PROBLEM STATEMENT = Reproduce the entries below in full and without error.

RECORDS SUPPLIED =
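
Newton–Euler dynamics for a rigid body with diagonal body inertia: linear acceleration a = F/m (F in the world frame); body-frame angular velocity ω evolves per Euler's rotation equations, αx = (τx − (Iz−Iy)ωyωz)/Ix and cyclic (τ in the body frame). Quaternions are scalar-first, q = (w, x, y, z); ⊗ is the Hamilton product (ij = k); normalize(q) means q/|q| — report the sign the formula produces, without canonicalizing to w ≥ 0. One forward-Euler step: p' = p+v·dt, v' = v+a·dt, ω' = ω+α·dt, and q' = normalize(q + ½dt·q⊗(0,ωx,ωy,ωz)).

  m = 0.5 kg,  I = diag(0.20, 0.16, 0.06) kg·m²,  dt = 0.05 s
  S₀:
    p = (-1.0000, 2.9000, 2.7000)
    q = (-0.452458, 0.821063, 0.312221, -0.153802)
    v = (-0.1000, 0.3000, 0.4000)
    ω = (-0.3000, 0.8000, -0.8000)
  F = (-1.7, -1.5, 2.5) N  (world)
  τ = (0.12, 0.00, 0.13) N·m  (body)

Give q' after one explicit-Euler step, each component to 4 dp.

q⊗(0,ω) = (-0.1264995, 0.0090022, 0.3410246, 1.1124831)
updated quaternion q' = (-0.4554, 0.8209, 0.3206, -0.1259)

q' = (-0.4554, 0.8209, 0.3206, -0.1259)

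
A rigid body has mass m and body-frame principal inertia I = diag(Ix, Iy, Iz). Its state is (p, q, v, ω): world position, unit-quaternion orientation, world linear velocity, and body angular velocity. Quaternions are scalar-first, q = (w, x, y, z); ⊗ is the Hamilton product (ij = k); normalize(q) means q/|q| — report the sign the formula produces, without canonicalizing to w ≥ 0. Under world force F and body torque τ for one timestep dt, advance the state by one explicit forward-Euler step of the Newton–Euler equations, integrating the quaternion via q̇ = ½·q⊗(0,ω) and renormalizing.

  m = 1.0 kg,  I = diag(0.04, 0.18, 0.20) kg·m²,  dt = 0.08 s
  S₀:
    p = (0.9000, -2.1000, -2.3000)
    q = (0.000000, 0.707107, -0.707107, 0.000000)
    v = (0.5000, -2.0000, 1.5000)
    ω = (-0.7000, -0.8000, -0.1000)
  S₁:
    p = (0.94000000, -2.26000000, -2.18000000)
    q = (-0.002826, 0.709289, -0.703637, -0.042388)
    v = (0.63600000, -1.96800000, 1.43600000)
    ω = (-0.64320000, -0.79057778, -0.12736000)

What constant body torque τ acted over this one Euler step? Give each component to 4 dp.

ω₁ − ω₀ = (0.05680000, 0.00942222, -0.02736000)
I·α + gyro = (0.0300, 0.0100, 0.0100)

τ = (0.0300, 0.0100, 0.0100)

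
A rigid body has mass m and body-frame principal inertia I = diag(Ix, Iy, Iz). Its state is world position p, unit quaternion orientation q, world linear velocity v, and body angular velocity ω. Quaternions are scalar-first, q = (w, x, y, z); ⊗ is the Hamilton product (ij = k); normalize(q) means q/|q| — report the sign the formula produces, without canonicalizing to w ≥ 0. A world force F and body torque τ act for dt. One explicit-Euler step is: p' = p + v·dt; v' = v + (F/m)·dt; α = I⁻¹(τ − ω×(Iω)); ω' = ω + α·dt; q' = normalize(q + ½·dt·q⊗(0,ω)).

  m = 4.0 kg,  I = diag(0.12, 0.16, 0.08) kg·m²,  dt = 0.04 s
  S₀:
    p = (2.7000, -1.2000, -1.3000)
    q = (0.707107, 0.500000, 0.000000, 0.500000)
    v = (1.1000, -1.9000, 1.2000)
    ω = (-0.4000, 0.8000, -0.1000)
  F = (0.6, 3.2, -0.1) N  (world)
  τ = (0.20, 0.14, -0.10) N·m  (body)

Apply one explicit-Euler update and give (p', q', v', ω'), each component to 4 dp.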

ANSWER SPACE =
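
Newton–Euler dynamics for a rigid body with diagonal body inertia: linear acceleration a = F/m (F in the world frame); body-frame angular velocity ω evolves per Euler's rotation equations, αx = (τx − (Iz−Iy)ωyωz)/Ix and cyclic (τ in the body frame). Quaternions are scalar-first, q = (w, x, y, z); ⊗ is the Hamilton product (ij = k); normalize(q) means q/|q| — report the sign the formula produces, without canonicalizing to w ≥ 0. One forward-Euler step: p' = p+v·dt, v' = v+a·dt, ω' = ω+α·dt, and q' = normalize(q + ½dt·q⊗(0,ωx,ωy,ωz)).

  m = 0.5 kg,  I = diag(0.20, 0.16, 0.06) kg·m²,  dt = 0.05 s
  S₀:
    p = (-1.0000, 2.9000, 2.7000)
    q = (-0.452458, 0.821063, 0.312221, -0.153802)
    v = (-0.1000, 0.3000, 0.4000)
    ω = (-0.3000, 0.8000, -0.8000)
  F = (-1.7, -1.5, 2.5) N  (world)
  τ = (0.12, 0.00, 0.13) N·m  (body)

Give q' after one explicit-Euler step, each component to 4 dp.

q⊗(0,ω) = (-0.1264995, 0.0090022, 0.3410246, 1.1124831)
updated quaternion q' = (-0.4554, 0.8209, 0.3206, -0.1259)

q' = (-0.4554, 0.8209, 0.3206, -0.1259)

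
A rigid body has mass m and body-frame principal inertia I = diag(Ix, Iy, Iz). Its state is (p, q, v, ω): world position, unit-quaternion orientation, world linear velocity, and body angular velocity. Quaternions are scalar-first, q = (w, x, y, z); ⊗ is the Hamilton product (ij = k); normalize(q) means q/|q| — report the sign the formula produces, without canonicalizing to w ≥ 0. Under world force F and body torque τ for one timestep dt, advance the state by one explicit forward-Euler step of the Newton–Euler equations, integrating the quaternion via q̇ = ½·q⊗(0,ω) and renormalizing.

  m = 1.0 kg,  I = diag(0.04, 0.18, 0.20) kg·m²,  dt = 0.08 s
  S₀:
    p = (0.9000, -2.1000, -2.3000)
    q = (0.000000, 0.707107, -0.707107, 0.000000)
    v = (0.5000, -2.0000, 1.5000)
    ω = (-0.7000, -0.8000, -0.1000)
  S₁:
    p = (0.94000000, -2.26000000, -2.18000000)
    q = (-0.002826, 0.709289, -0.703637, -0.042388)
    v = (0.63600000, -1.96800000, 1.43600000)
    ω = (-0.64320000, -0.79057778, -0.12736000)

What constant body torque τ acted over this one Euler step? Give each component to 4 dp.

ω₁ − ω₀ = (0.05680000, 0.00942222, -0.02736000)
I·α + gyro = (0.0300, 0.0100, 0.0100)

τ = (0.0300, 0.0100, 0.0100)

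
A rigid body has mass m and body-frame principal inertia I = diag(Ix, Iy, Iz). Its state is world position p, unit quaternion orientation q, world linear velocity v, and body angular velocity ω. Quaternions are scalar-first, q = (w, x, y, z); ⊗ is the Hamilton product (ij = k); normalize(q) means q/|q| — report the sign the formula produces, without canonicalizing to w ≥ 0. A world force F and body torque τ act for dt. One explicit-Euler step is: p' = p + v·dt; v' = v + (F/m)·dt; α = I⁻¹(τ − ω×(Iω)); ω' = ω + α·dt; q' = normalize(q + ½·dt·q⊗(0,ω)).

  m = 4.0 kg,  I = diag(0.12, 0.16, 0.08) kg·m²,  dt = 0.04 s
  S₀:
    p = (2.7000, -1.2000, -1.3000)
    q = (0.707107, 0.500000, 0.000000, 0.500000)
    v = (1.1000, -1.9000, 1.2000)
    ω = (-0.4000, 0.8000, -0.1000)
  F = (0.6, 3.2, -0.1) N  (world)
  τ = (0.20, 0.14, -0.10) N·m  (body)

Apply one explicit-Euler update and give (p', q', v', ω'), each component to 4 dp.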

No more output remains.